[Collected data]
▼▼▼
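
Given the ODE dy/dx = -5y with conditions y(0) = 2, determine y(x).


General solution of y' = -5y is y = Ce^(-5x).
Apply y(0) = 2: C = 2.
Particular solution: y = 2e^(-5x).


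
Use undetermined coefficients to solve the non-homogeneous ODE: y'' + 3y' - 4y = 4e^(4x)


Characteristic roots of r² + 3r - 4 = 0 are -4, 1.
y_h = C₁e^(-4x) + C₂e^(x).
Forcing exponent 4 is not a characteristic root; try y_p = Ae^(4x).
Substitute: A·(16 + (3)·4 + (-4)) = A·24 = 4, so A = 1/6.
General solution: y = C₁e^(-4x) + C₂e^(x) + (1/6)e^(4x).


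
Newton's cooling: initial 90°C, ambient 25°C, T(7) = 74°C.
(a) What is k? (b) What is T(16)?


Newton's law: T(t) = T_a + (T₀ - T_a)e^(-kt).
(a) Use T(7) = 74: (74 - 25)/(90 - 25) = e^(-k·7), so k = -ln(0.754)/7 ≈ 0.0404.
(b) Apply k to t = 16: T(16) = 25 + (65)e^(-0.646) ≈ 59.1°C.


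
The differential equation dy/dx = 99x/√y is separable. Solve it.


Separate: √y dy = 99x dx.
Integrate: (2/3)y^(3/2) = (99/2)x² + C.


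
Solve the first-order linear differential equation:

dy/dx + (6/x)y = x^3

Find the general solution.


P(x) = 6/x ⇒ μ = x^6.
(x^6 y)' = x^6·x^3 = x^9.
Integrate: x^6 y = x^10/(10) + C.
Solve for y: y = (1/10)x^4 + C/x^6.


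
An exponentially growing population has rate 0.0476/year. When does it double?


Exponential growth: P(t) = P₀ e^(0.0476t). Set P(t)/P₀ = 2: e^(0.0476t) = 2.
Solve: t = ln(2)/0.0476 ≈ 14.56 years.


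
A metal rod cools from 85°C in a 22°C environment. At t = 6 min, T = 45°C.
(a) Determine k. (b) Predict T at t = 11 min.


Newton's law: T(t) = T_a + (T₀ - T_a)e^(-kt).
(a) Use T(6) = 45: (45 - 22)/(85 - 22) = e^(-k·6), so k = -ln(0.365)/6 ≈ 0.1679.
(b) Apply k to t = 11: T(11) = 22 + (63)e^(-1.847) ≈ 31.9°C.


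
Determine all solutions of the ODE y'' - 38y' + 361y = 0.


Characteristic equation: r² - 38r + 361 = 0, i.e. (r - 19)² = 0.
Repeated root r = 19; include an x factor for the second linearly independent solution.
General solution: y = (C₁ + C₂x)e^(19x).


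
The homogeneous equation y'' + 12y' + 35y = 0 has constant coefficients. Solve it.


Characteristic equation: r² + 12r + 35 = 0.
Factor: (r + 5)(r + 7) = 0 ⇒ r = -5, -7 (distinct real).
General solution: y = C₁e^(-5x) + C₂e^(-7x).


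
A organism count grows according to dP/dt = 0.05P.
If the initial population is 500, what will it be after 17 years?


The ODE dP/dt = 0.05P has solution P(t) = P(0)e^(0.05t).
Substitute P(0) = 500 and t = 17: P(17) = 500 e^(0.85) ≈ 1170.


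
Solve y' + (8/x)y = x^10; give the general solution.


P(x) = 8/x ⇒ μ = x^8.
(x^8 y)' = x^8·x^10 = x^18.
Integrate: x^8 y = x^19/(19) + C.
Solve for y: y = (1/19)x^11 + C/x^8.


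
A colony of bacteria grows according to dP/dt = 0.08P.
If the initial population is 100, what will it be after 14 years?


The ODE dP/dt = 0.08P has solution P(t) = P(0)e^(0.08t).
Substitute P(0) = 100 and t = 14: P(14) = 100 e^(1.12) ≈ 306.


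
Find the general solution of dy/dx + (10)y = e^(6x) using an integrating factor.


P(x) = 10 ⇒ μ = e^(10x).
(μ y)' = e^(16x) ⇒ μ y = e^(16x)/16 + C.
Divide by μ: y = (1/16)e^(6x) + Ce^(-10x).


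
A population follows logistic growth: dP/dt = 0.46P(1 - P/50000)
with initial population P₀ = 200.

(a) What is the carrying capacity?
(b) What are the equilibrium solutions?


Logistic ODE dP/dt = 0.46P(1 - P/50000) has equilibria where dP/dt = 0, i.e. P = 0 or P = 50000.
The coefficient (1 - P/K) = 0 when P = K, identifying K = 50000 as the carrying capacity.
(a) K = 50000; (b) equilibria P = 0 and P = 50000.


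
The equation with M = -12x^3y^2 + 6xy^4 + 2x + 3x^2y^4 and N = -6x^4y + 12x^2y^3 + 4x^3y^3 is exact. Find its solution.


Check exactness: ∂M/∂y = -24x^3y + 24xy^3 + 12x^2y^3 and ∂N/∂x = -24x^3y + 24xy^3 + 12x^2y^3; equal, so the equation is exact.
Integrate M with respect to x (treating y as constant): ∫M dx = -3x^4y^2 + 3x^2y^4 + x^2 + x^3y^4 + h(y).
Differentiate w.r.t. y and set equal to N: all terms match, so h'(y) = 0 and h is a constant absorbed into C.
General solution: -3x^4y^2 + 3x^2y^4 + x^2 + x^3y^4 = C.


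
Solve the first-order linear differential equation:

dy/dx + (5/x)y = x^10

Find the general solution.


P(x) = 5/x ⇒ μ = x^5.
(x^5 y)' = x^5·x^10 = x^15.
Integrate: x^5 y = x^16/(16) + C.
Solve for y: y = (1/16)x^11 + C/x^5.


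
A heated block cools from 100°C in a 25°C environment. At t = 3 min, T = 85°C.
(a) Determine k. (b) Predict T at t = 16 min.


Newton's law: T(t) = T_a + (T₀ - T_a)e^(-kt).
(a) Use T(3) = 85: (85 - 25)/(100 - 25) = e^(-k·3), so k = -ln(0.800)/3 ≈ 0.0744.
(b) Apply k to t = 16: T(16) = 25 + (75)e^(-1.190) ≈ 47.8°C.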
▲▲▲
== What you need to do ==
Restate each of the entries above verbatim.

== Your response ==
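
Given the ODE dy/dx = -5y with conditions y(0) = 2, determine y(x).


General solution of y' = -5y is y = Ce^(-5x).
Apply y(0) = 2: C = 2.
Particular solution: y = 2e^(-5x).


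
Use undetermined coefficients to solve the non-homogeneous ODE: y'' + 3y' - 4y = 4e^(4x)


Characteristic roots of r² + 3r - 4 = 0 are -4, 1.
y_h = C₁e^(-4x) + C₂e^(x).
Forcing exponent 4 is not a characteristic root; try y_p = Ae^(4x).
Substitute: A·(16 + (3)·4 + (-4)) = A·24 = 4, so A = 1/6.
General solution: y = C₁e^(-4x) + C₂e^(x) + (1/6)e^(4x).


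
Newton's cooling: initial 90°C, ambient 25°C, T(7) = 74°C.
(a) What is k? (b) What is T(16)?


Newton's law: T(t) = T_a + (T₀ - T_a)e^(-kt).
(a) Use T(7) = 74: (74 - 25)/(90 - 25) = e^(-k·7), so k = -ln(0.754)/7 ≈ 0.0404.
(b) Apply k to t = 16: T(16) = 25 + (65)e^(-0.646) ≈ 59.1°C.


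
The differential equation dy/dx = 99x/√y is separable. Solve it.


Separate: √y dy = 99x dx.
Integrate: (2/3)y^(3/2) = (99/2)x² + C.


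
Solve the first-order linear differential equation:

dy/dx + (6/x)y = x^3

Find the general solution.


P(x) = 6/x ⇒ μ = x^6.
(x^6 y)' = x^6·x^3 = x^9.
Integrate: x^6 y = x^10/(10) + C.
Solve for y: y = (1/10)x^4 + C/x^6.


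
An exponentially growing population has rate 0.0476/year. When does it double?


Exponential growth: P(t) = P₀ e^(0.0476t). Set P(t)/P₀ = 2: e^(0.0476t) = 2.
Solve: t = ln(2)/0.0476 ≈ 14.56 years.


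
A metal rod cools from 85°C in a 22°C environment. At t = 6 min, T = 45°C.
(a) Determine k. (b) Predict T at t = 11 min.


Newton's law: T(t) = T_a + (T₀ - T_a)e^(-kt).
(a) Use T(6) = 45: (45 - 22)/(85 - 22) = e^(-k·6), so k = -ln(0.365)/6 ≈ 0.1679.
(b) Apply k to t = 11: T(11) = 22 + (63)e^(-1.847) ≈ 31.9°C.


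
Determine all solutions of the ODE y'' - 38y' + 361y = 0.


Characteristic equation: r² - 38r + 361 = 0, i.e. (r - 19)² = 0.
Repeated root r = 19; include an x factor for the second linearly independent solution.
General solution: y = (C₁ + C₂x)e^(19x).


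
The homogeneous equation y'' + 12y' + 35y = 0 has constant coefficients. Solve it.


Characteristic equation: r² + 12r + 35 = 0.
Factor: (r + 5)(r + 7) = 0 ⇒ r = -5, -7 (distinct real).
General solution: y = C₁e^(-5x) + C₂e^(-7x).


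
A organism count grows according to dP/dt = 0.05P.
If the initial population is 500, what will it be after 17 years?


The ODE dP/dt = 0.05P has solution P(t) = P(0)e^(0.05t).
Substitute P(0) = 500 and t = 17: P(17) = 500 e^(0.85) ≈ 1170.


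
Solve y' + (8/x)y = x^10; give the general solution.


P(x) = 8/x ⇒ μ = x^8.
(x^8 y)' = x^8·x^10 = x^18.
Integrate: x^8 y = x^19/(19) + C.
Solve for y: y = (1/19)x^11 + C/x^8.


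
A colony of bacteria grows according to dP/dt = 0.08P.
If the initial population is 100, what will it be after 14 years?


The ODE dP/dt = 0.08P has solution P(t) = P(0)e^(0.08t).
Substitute P(0) = 100 and t = 14: P(14) = 100 e^(1.12) ≈ 306.


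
Find the general solution of dy/dx + (10)y = e^(6x) using an integrating factor.


P(x) = 10 ⇒ μ = e^(10x).
(μ y)' = e^(16x) ⇒ μ y = e^(16x)/16 + C.
Divide by μ: y = (1/16)e^(6x) + Ce^(-10x).


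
A population follows logistic growth: dP/dt = 0.46P(1 - P/50000)
with initial population P₀ = 200.

(a) What is the carrying capacity?
(b) What are the equilibrium solutions?


Logistic ODE dP/dt = 0.46P(1 - P/50000) has equilibria where dP/dt = 0, i.e. P = 0 or P = 50000.
The coefficient (1 - P/K) = 0 when P = K, identifying K = 50000 as the carrying capacity.
(a) K = 50000; (b) equilibria P = 0 and P = 50000.


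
The equation with M = -12x^3y^2 + 6xy^4 + 2x + 3x^2y^4 and N = -6x^4y + 12x^2y^3 + 4x^3y^3 is exact. Find its solution.


Check exactness: ∂M/∂y = -24x^3y + 24xy^3 + 12x^2y^3 and ∂N/∂x = -24x^3y + 24xy^3 + 12x^2y^3; equal, so the equation is exact.
Integrate M with respect to x (treating y as constant): ∫M dx = -3x^4y^2 + 3x^2y^4 + x^2 + x^3y^4 + h(y).
Differentiate w.r.t. y and set equal to N: all terms match, so h'(y) = 0 and h is a constant absorbed into C.
General solution: -3x^4y^2 + 3x^2y^4 + x^2 + x^3y^4 = C.


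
Solve the first-order linear differential equation:

dy/dx + (5/x)y = x^10

Find the general solution.


P(x) = 5/x ⇒ μ = x^5.
(x^5 y)' = x^5·x^10 = x^15.
Integrate: x^5 y = x^16/(16) + C.
Solve for y: y = (1/16)x^11 + C/x^5.


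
A heated block cools from 100°C in a 25°C environment. At t = 3 min, T = 85°C.
(a) Determine k. (b) Predict T at t = 16 min.


Newton's law: T(t) = T_a + (T₀ - T_a)e^(-kt).
(a) Use T(3) = 85: (85 - 25)/(100 - 25) = e^(-k·3), so k = -ln(0.800)/3 ≈ 0.0744.
(b) Apply k to t = 16: T(16) = 25 + (75)e^(-1.190) ≈ 47.8°C.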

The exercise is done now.